- [INSTRUCTIONS FOR THE TASK] What is needed here is an exact copy of all the data.

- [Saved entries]

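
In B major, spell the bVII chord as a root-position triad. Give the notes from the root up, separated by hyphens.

A-C#-E

bVII is built on the lowered scale degree 7. In B major degree 7 is A#; lowered it becomes A. In B minor the chord on A is A–C#–E.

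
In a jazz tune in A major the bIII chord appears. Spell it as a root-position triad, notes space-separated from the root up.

C E G

The root of bIII is the lowered 3rd degree: C# becomes C. Building the major chord from the parallel minor on C: C–E–G.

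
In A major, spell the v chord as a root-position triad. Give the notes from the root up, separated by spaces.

E G B

v is built on scale degree 5, which is E in both A major and its parallel. In A minor the chord on E is E–G–B.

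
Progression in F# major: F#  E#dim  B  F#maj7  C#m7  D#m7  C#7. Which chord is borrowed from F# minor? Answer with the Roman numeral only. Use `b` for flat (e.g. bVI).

v7

In F# major the diatonic chords are F#, G#m, A#m, B, C#, D#m, E#dim. F#, E#dim, B, F#maj7, D#m7 and C#7 all belong to that set. C#m7 (C#–E–G#–B) doesn't fit — on degree 5 F# major would have C# (V). C#m7 is the degree-5 chord of F# minor, so it is the borrowed v7.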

- [ANSWER]
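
In B major, spell the bVII chord as a root-position triad. Give the notes from the root up, separated by hyphens.

A-C#-E

bVII is built on the lowered scale degree 7. In B major degree 7 is A#; lowered it becomes A. In B minor the chord on A is A–C#–E.

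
In a jazz tune in A major the bIII chord appears. Spell it as a root-position triad, notes space-separated from the root up.

C E G

The root of bIII is the lowered 3rd degree: C# becomes C. Building the major chord from the parallel minor on C: C–E–G.

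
In A major, spell the v chord as a root-position triad. Give the notes from the root up, separated by spaces.

E G B

v is built on scale degree 5, which is E in both A major and its parallel. In A minor the chord on E is E–G–B.

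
Progression in F# major: F#  E#dim  B  F#maj7  C#m7  D#m7  C#7. Which chord is borrowed from F# minor? Answer with the Roman numeral only. Use `b` for flat (e.g. bVI).

v7

In F# major the diatonic chords are F#, G#m, A#m, B, C#, D#m, E#dim. F#, E#dim, B, F#maj7, D#m7 and C#7 all belong to that set. C#m7 (C#–E–G#–B) doesn't fit — on degree 5 F# major would have C# (V). C#m7 is the degree-5 chord of F# minor, so it is the borrowed v7.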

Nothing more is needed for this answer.